(Data items)
******************************
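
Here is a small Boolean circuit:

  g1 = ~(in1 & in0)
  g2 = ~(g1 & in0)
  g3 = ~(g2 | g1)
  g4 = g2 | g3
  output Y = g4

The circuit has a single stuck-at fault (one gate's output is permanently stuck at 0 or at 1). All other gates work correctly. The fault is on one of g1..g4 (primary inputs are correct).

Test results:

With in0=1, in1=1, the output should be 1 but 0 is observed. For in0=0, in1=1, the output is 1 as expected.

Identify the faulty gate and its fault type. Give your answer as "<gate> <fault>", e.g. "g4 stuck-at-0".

Fault-free values for test 1 (in0=1, in1=1): g1=0, g2=1, g3=0, g4=1, giving Y=1. Observed 0.
Test 1: faults giving observed 0 are {g1 stuck-at-1, g4 stuck-at-0}.
Test 2 (in0=0, in1=1): fault-free g1=1, g2=1, g3=0, g4=1 → 1; observed 1. Eliminates g4 stuck-at-0.
Only g1 stuck-at-1 is consistent with every test.

g1 stuck-at-1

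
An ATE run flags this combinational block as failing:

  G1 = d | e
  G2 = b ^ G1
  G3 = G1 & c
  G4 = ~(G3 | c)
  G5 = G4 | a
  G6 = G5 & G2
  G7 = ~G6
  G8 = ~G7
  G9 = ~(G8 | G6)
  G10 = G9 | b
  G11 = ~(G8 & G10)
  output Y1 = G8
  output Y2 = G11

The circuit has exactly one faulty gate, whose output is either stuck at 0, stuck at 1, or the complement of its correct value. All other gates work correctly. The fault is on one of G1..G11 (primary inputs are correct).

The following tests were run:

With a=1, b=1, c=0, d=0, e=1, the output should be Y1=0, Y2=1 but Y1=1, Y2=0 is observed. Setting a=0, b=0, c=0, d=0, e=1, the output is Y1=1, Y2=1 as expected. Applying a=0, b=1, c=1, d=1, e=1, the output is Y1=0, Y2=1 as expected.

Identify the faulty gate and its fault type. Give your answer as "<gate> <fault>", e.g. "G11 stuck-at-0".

Fault-free values for test 1 (a=1, b=1, c=0, d=0, e=1): G1=1, G2=0, G3=0, G4=1, G5=1, G6=0, G7=1, G8=0, G9=1, G10=1, G11=1, giving Y1=0, Y2=1. Observed Y1=1, Y2=0.
Test 1: faults giving observed Y1=1, Y2=0 are {G1 stuck-at-0, G1 inverted output, G2 stuck-at-1, G2 inverted output, G6 stuck-at-1, G6 inverted output, G7 stuck-at-0, G7 inverted output, G8 stuck-at-1, G8 inverted output}.
Test 2 (a=0, b=0, c=0, d=0, e=1): fault-free G1=1, G2=1, G3=0, G4=1, G5=1, G6=1, G7=0, G8=1, G9=0, G10=0, G11=1 → Y1=1, Y2=1; observed Y1=1, Y2=1. Eliminates G1 stuck-at-0, G1 inverted output, G2 inverted output, G6 inverted output, G7 inverted output, G8 inverted output.
Test 3 (a=0, b=1, c=1, d=1, e=1): fault-free G1=1, G2=0, G3=1, G4=0, G5=0, G6=0, G7=1, G8=0, G9=1, G10=1, G11=1 → Y1=0, Y2=1; observed Y1=0, Y2=1. Eliminates G6 stuck-at-1, G7 stuck-at-0, G8 stuck-at-1.
Only G2 stuck-at-1 is consistent with every test.

G2 stuck-at-1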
******************************
TASK OBJECTIVE:
Filter the records above for lines containing the word "should", and copy those lines.

SOLUTION BELOW:
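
With in0=1, in1=1, the output should be 1 but 0 is observed. For in0=0, in1=1, the output is 1 as expected.
With a=1, b=1, c=0, d=0, e=1, the output should be Y1=0, Y2=1 but Y1=1, Y2=0 is observed. Setting a=0, b=0, c=0, d=0, e=1, the output is Y1=1, Y2=1 as expected. Applying a=0, b=1, c=1, d=1, e=1, the output is Y1=0, Y2=1 as expected.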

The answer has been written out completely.